→ **Exercise objective**
Return all of the entries exactly as written.

→ **Data for processing**
§ §
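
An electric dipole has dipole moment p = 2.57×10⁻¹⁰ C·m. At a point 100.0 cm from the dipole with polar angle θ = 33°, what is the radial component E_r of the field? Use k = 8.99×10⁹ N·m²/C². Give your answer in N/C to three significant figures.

E_r ≈ 3.88 N/C

For a dipole, E_r = (2kp cosθ)/r³.
kp/r³ = (8.99×10⁹)(2.57×10⁻¹⁰)/(1.00)³ = 2.310 N/C.
E_r = 2·2.310·cos33° = 3.875 N/C.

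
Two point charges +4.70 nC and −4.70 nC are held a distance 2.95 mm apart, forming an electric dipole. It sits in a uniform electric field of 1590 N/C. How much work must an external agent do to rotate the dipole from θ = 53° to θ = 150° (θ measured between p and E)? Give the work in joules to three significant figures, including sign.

W ≈ 3.24×10⁻⁸ J

Dipole moment p = qd = (4.70×10⁻⁹ C)(0.00295 m) = 1.387×10⁻¹¹ C·m.
W_ext = ΔU = U(θ₂) − U(θ₁) = −pE cosθ₂ − (−pE cosθ₁) = pE(cosθ₁ − cosθ₂).
W = (1.387×10⁻¹¹)(1590)·(cos53° − cos150°) = (2.205×10⁻⁸)·(+1.4678) = 3.237×10⁻⁸ J.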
§ §
→ **Expected answer**
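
An electric dipole has dipole moment p = 2.57×10⁻¹⁰ C·m. At a point 100.0 cm from the dipole with polar angle θ = 33°, what is the radial component E_r of the field? Use k = 8.99×10⁹ N·m²/C². Give your answer in N/C to three significant figures.

E_r ≈ 3.88 N/C

For a dipole, E_r = (2kp cosθ)/r³.
kp/r³ = (8.99×10⁹)(2.57×10⁻¹⁰)/(1.00)³ = 2.310 N/C.
E_r = 2·2.310·cos33° = 3.875 N/C.

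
Two point charges +4.70 nC and −4.70 nC are held a distance 2.95 mm apart, forming an electric dipole. It sits in a uniform electric field of 1590 N/C. How much work must an external agent do to rotate the dipole from θ = 53° to θ = 150° (θ measured between p and E)? Give the work in joules to three significant figures, including sign.

W ≈ 3.24×10⁻⁸ J

Dipole moment p = qd = (4.70×10⁻⁹ C)(0.00295 m) = 1.387×10⁻¹¹ C·m.
W_ext = ΔU = U(θ₂) − U(θ₁) = −pE cosθ₂ − (−pE cosθ₁) = pE(cosθ₁ − cosθ₂).
W = (1.387×10⁻¹¹)(1590)·(cos53° − cos150°) = (2.205×10⁻⁸)·(+1.4678) = 3.237×10⁻⁸ J.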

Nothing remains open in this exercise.